*** Data for this exercise
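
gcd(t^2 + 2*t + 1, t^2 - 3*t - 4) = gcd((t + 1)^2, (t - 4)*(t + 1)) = t + 1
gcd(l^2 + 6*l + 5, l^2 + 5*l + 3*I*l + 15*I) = l + 5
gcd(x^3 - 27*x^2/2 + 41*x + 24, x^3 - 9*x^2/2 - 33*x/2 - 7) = x + 1/2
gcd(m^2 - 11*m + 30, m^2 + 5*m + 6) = 1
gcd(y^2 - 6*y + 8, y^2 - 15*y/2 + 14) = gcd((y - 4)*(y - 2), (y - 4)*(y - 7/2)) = y - 4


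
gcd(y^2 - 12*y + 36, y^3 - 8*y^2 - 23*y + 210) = y - 6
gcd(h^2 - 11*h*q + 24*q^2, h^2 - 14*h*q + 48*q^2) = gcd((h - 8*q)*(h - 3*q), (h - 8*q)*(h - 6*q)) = -h + 8*q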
******
--- How to complete this task ---
The answer must be an exact copy of every entry.

--- Finished exercise ---
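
gcd(t^2 + 2*t + 1, t^2 - 3*t - 4) = gcd((t + 1)^2, (t - 4)*(t + 1)) = t + 1
gcd(l^2 + 6*l + 5, l^2 + 5*l + 3*I*l + 15*I) = l + 5
gcd(x^3 - 27*x^2/2 + 41*x + 24, x^3 - 9*x^2/2 - 33*x/2 - 7) = x + 1/2
gcd(m^2 - 11*m + 30, m^2 + 5*m + 6) = 1
gcd(y^2 - 6*y + 8, y^2 - 15*y/2 + 14) = gcd((y - 4)*(y - 2), (y - 4)*(y - 7/2)) = y - 4


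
gcd(y^2 - 12*y + 36, y^3 - 8*y^2 - 23*y + 210) = y - 6
gcd(h^2 - 11*h*q + 24*q^2, h^2 - 14*h*q + 48*q^2) = gcd((h - 8*q)*(h - 3*q), (h - 8*q)*(h - 6*q)) = -h + 8*q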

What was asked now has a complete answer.